First find the line with "1082.87 | 275" in the entries below, then set down exactly every line through the line with "SELECT category, SUM(stock) /", that line included.

# # # # # # #

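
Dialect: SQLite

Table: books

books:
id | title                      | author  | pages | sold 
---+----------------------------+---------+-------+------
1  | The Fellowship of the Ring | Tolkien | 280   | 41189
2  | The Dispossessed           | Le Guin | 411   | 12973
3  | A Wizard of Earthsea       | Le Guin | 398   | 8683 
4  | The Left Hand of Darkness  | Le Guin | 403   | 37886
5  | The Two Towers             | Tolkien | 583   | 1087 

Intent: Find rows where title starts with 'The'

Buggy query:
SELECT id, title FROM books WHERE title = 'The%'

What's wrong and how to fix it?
Bug: '=' compares the literal string including the % character; pattern matching needs LIKE

Fix: Replace '=' with LIKE so 'The%' is treated as a pattern

Corrected query:
SELECT id, title FROM books WHERE title LIKE 'The%'

Result:
id | title                     
---+---------------------------
1  | The Fellowship of the Ring
2  | The Dispossessed          
4  | The Left Hand of Darkness 
5  | The Two Towers            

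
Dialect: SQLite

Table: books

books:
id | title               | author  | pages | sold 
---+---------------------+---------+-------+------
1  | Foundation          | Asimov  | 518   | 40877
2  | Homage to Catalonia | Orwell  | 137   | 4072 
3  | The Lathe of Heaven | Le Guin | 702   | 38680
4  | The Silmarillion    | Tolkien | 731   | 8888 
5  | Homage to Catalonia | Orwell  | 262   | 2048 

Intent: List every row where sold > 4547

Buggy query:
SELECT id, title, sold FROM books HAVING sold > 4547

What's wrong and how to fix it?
Bug: This is a non-aggregate query (no GROUP BY, no aggregates), so in SQLite the HAVING clause is invalid here; a row-level condition belongs in WHERE

Fix: Replace HAVING with WHERE since the condition applies to individual rows

Corrected query:
SELECT id, title, sold FROM books WHERE sold > 4547

Result:
id | title               | sold 
---+---------------------+------
1  | Foundation          | 40877
3  | The Lathe of Heaven | 38680
4  | The Silmarillion    | 8888 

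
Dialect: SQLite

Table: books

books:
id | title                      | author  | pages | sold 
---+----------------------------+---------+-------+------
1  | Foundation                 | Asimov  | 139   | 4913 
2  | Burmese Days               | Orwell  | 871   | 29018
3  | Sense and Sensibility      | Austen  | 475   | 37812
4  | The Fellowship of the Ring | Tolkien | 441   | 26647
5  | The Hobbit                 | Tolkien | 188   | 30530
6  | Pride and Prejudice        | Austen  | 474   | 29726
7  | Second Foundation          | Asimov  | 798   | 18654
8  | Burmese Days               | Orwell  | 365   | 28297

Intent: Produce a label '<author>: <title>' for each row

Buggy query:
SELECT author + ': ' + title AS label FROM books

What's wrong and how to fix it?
Bug: '+' is numeric addition; on text columns SQLite converts them to 0 instead of concatenating

Fix: Use the || operator for string concatenation

Corrected query:
SELECT author || ': ' || title AS label FROM books

Result:
label                              
-----------------------------------
Asimov: Foundation                 
Orwell: Burmese Days               
Austen: Sense and Sensibility      
Tolkien: The Fellowship of the Ring
Tolkien: The Hobbit                
Austen: Pride and Prejudice        
Asimov: Second Foundation          
Orwell: Burmese Days               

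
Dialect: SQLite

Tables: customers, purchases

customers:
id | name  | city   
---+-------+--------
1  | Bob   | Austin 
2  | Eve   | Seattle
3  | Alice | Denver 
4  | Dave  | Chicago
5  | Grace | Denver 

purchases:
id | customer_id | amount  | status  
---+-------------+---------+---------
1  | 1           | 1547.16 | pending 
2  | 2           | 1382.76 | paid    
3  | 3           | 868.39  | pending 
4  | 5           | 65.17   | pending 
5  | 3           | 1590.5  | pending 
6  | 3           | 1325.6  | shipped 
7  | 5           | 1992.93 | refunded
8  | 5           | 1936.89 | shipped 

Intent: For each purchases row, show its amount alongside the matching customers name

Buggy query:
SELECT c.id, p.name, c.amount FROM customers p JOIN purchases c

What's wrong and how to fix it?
Bug: JOIN with no ON clause produces a cartesian product; every purchases row pairs with every customers row

Fix: Add ON c.customer_id = p.id to the JOIN

Corrected query:
SELECT c.id, p.name, c.amount FROM customers p JOIN purchases c ON c.customer_id = p.id

Result:
id | name  | amount 
---+-------+--------
1  | Bob   | 1547.16
2  | Eve   | 1382.76
3  | Alice | 868.39 
4  | Grace | 65.17  
5  | Alice | 1590.5 
6  | Alice | 1325.6 
7  | Grace | 1992.93
8  | Grace | 1936.89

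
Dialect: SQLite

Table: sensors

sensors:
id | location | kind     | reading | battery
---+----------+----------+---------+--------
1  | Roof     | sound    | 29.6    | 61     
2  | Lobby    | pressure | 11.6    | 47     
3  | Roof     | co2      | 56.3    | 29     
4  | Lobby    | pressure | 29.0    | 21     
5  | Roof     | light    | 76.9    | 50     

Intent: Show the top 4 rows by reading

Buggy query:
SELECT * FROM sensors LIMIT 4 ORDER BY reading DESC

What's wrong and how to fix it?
Bug: ORDER BY cannot follow LIMIT; LIMIT is the final clause

Fix: Sort with ORDER BY, then apply LIMIT

Corrected query:
SELECT * FROM sensors ORDER BY reading DESC LIMIT 4

Result:
id | location | kind     | reading | battery
---+----------+----------+---------+--------
5  | Roof     | light    | 76.9    | 50     
3  | Roof     | co2      | 56.3    | 29     
1  | Roof     | sound    | 29.6    | 61     
4  | Lobby    | pressure | 29      | 21     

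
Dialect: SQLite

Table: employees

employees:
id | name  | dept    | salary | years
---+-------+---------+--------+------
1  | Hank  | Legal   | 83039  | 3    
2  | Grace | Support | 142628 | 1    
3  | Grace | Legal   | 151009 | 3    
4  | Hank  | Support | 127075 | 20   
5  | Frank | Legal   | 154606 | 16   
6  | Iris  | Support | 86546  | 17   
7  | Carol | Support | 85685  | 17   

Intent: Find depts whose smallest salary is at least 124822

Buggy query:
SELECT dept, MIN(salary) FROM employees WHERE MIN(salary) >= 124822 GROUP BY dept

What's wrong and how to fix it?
Bug: Aggregates like MIN are computed per group after WHERE runs

Fix: Use HAVING for the per-group MIN condition

Corrected query:
SELECT dept, MIN(salary) FROM employees GROUP BY dept HAVING MIN(salary) >= 124822

Result:
(no rows)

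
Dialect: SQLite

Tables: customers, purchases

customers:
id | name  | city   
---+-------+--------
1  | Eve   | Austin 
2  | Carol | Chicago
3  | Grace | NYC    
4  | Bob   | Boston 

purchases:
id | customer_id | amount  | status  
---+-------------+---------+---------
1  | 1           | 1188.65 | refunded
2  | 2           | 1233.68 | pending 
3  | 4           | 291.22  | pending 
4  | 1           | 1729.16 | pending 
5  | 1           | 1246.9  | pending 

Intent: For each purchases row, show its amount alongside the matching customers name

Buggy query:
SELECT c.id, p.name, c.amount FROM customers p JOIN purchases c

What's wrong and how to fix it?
Bug: JOIN with no ON clause produces a cartesian product; every purchases row pairs with every customers row

Fix: Add ON c.customer_id = p.id to the JOIN

Corrected query:
SELECT c.id, p.name, c.amount FROM customers p JOIN purchases c ON c.customer_id = p.id

Result:
id | name  | amount 
---+-------+--------
1  | Eve   | 1188.65
2  | Carol | 1233.68
3  | Bob   | 291.22 
4  | Eve   | 1729.16
5  | Eve   | 1246.9 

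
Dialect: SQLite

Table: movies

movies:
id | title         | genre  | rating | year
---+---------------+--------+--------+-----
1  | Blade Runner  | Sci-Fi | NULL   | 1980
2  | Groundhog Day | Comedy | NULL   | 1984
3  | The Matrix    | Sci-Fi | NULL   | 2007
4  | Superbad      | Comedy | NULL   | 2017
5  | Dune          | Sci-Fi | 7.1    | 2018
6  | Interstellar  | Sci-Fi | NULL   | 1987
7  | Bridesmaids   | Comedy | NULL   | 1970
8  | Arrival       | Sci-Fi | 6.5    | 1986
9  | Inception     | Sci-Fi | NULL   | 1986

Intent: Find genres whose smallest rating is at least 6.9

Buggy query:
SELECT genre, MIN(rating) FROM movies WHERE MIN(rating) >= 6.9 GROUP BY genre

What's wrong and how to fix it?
Bug: Aggregates like MIN are computed per group after WHERE runs

Fix: Use HAVING for the per-group MIN condition

Corrected query:
SELECT genre, MIN(rating) FROM movies GROUP BY genre HAVING MIN(rating) >= 6.9

Result:
(no rows)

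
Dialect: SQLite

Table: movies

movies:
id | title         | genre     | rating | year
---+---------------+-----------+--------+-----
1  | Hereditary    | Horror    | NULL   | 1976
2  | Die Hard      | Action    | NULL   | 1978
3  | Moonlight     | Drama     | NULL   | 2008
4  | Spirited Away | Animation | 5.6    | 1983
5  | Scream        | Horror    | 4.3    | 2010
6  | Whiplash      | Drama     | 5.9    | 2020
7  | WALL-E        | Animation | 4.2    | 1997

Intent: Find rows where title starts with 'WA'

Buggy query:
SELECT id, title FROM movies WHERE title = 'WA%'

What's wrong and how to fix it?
Bug: Wildcards only work with LIKE; '=' treats '%' as a literal character

Fix: Replace '=' with LIKE so 'WA%' is treated as a pattern

Corrected query:
SELECT id, title FROM movies WHERE title LIKE 'WA%'

Result:
id | title 
---+-------
7  | WALL-E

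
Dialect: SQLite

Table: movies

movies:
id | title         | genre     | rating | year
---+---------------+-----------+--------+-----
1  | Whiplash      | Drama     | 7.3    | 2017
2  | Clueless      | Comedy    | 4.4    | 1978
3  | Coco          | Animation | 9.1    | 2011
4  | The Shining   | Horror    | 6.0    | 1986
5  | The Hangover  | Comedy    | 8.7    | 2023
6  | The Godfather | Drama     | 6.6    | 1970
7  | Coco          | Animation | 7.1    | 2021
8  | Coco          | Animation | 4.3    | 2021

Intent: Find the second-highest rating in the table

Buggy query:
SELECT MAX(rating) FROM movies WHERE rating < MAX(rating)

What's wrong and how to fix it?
Bug: The inner MAX is an aggregate inside WHERE, which is not allowed

Fix: Compute the overall MAX in a subquery, then take MAX of rows below it

Corrected query:
SELECT MAX(rating) FROM movies WHERE rating < (SELECT MAX(rating) FROM movies)

Result:
MAX(rating)
-----------
8.7        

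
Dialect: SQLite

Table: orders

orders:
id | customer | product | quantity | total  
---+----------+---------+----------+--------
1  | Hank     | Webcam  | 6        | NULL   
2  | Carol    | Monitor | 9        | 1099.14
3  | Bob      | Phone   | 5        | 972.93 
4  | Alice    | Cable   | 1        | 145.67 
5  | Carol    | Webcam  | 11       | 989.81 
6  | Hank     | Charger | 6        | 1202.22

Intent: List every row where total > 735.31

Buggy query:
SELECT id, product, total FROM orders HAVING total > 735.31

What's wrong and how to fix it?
Bug: HAVING filters the output of aggregation, but this query has no GROUP BY and no aggregate functions, so SQLite rejects it (HAVING clause on a non-aggregate query); the condition here is per row

Fix: Use WHERE for row-level filtering

Corrected query:
SELECT id, product, total FROM orders WHERE total > 735.31

Result:
id | product | total  
---+---------+--------
2  | Monitor | 1099.14
3  | Phone   | 972.93 
5  | Webcam  | 989.81 
6  | Charger | 1202.22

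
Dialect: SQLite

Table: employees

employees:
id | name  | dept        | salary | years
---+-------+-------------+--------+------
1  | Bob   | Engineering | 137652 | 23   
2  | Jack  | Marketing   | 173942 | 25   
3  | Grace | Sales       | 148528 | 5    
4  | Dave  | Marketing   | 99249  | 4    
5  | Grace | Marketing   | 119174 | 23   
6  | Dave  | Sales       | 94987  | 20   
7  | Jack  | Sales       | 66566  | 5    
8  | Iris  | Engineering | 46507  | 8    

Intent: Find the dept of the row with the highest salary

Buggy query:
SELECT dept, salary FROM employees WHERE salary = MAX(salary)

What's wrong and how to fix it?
Bug: WHERE is evaluated per row; an aggregate over the whole table isn't defined there

Fix: Wrap MAX in a scalar subquery so WHERE compares against a single value

Corrected query:
SELECT dept, salary FROM employees WHERE salary = (SELECT MAX(salary) FROM employees)

Result:
dept      | salary
----------+-------
Marketing | 173942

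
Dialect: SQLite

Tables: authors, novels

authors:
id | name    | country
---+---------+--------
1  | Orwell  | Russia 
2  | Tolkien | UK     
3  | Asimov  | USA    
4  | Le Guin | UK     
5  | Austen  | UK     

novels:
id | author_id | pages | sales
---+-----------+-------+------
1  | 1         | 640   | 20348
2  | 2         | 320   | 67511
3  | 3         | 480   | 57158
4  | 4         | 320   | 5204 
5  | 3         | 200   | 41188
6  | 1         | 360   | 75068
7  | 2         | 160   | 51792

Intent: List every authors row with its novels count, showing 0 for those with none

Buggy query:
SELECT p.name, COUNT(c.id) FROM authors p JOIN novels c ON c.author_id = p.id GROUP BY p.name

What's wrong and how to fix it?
Bug: An inner join excludes parents with zero children

Fix: Switch to LEFT JOIN to retain unmatched parent rows

Corrected query:
SELECT p.name, COUNT(c.id) FROM authors p LEFT JOIN novels c ON c.author_id = p.id GROUP BY p.name

Result:
name    | COUNT(c.id)
--------+------------
Asimov  | 2          
Austen  | 0          
Le Guin | 1          
Orwell  | 2          
Tolkien | 2          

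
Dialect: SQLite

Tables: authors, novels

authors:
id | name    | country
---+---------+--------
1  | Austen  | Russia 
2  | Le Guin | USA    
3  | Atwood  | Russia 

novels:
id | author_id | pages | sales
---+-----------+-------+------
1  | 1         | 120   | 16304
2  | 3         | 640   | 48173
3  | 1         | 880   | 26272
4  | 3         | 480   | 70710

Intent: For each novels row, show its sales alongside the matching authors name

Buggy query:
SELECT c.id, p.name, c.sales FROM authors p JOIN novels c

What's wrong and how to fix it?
Bug: Missing join condition: each novels row is matched to all authors rows instead of just its own

Fix: Add ON c.author_id = p.id to the JOIN

Corrected query:
SELECT c.id, p.name, c.sales FROM authors p JOIN novels c ON c.author_id = p.id

Result:
id | name   | sales
---+--------+------
1  | Austen | 16304
2  | Atwood | 48173
3  | Austen | 26272
4  | Atwood | 70710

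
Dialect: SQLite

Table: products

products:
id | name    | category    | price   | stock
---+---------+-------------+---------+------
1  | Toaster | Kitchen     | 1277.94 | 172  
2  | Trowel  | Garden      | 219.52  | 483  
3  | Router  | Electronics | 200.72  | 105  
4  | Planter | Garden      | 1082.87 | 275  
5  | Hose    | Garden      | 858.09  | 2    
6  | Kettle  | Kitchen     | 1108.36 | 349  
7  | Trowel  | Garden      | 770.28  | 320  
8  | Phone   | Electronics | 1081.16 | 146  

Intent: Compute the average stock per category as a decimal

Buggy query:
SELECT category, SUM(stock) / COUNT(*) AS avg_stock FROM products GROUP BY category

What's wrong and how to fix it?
Bug: SUM(stock) and COUNT(*) are both integers; the division truncates the fractional part

Fix: Cast one side to REAL so the division keeps the fractional part

Corrected query:
SELECT category, SUM(stock) * 1.0 / COUNT(*) AS avg_stock FROM products GROUP BY category

Result:
category    | avg_stock
------------+----------
Electronics | 125.5    
Garden      | 270      
Kitchen     | 260.5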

# # # # # # #

Problem solution
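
4  | Planter | Garden      | 1082.87 | 275  
5  | Hose    | Garden      | 858.09  | 2    
6  | Kettle  | Kitchen     | 1108.36 | 349  
7  | Trowel  | Garden      | 770.28  | 320  
8  | Phone   | Electronics | 1081.16 | 146  

Intent: Compute the average stock per category as a decimal

Buggy query:
SELECT category, SUM(stock) / COUNT(*) AS avg_stock FROM products GROUP BY category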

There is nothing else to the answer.